(Collected data entries)
━━━

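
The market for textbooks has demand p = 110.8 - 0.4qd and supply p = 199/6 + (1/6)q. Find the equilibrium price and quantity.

Set the two price expressions equal: 110.8 - 0.4q = 199/6 + (1/6)q.
2329/30 = (17/30)q, so q* = 137.
p* = 110.8 − (0.4)(137) = 56.

p* = 56, q* = 137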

━━━

**Required action:**
Your answer must contain every line of the records, exactly.

**Answer area:**
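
The market for textbooks has demand p = 110.8 - 0.4qd and supply p = 199/6 + (1/6)q. Find the equilibrium price and quantity.

Set the two price expressions equal: 110.8 - 0.4q = 199/6 + (1/6)q.
2329/30 = (17/30)q, so q* = 137.
p* = 110.8 − (0.4)(137) = 56.

p* = 56, q* = 137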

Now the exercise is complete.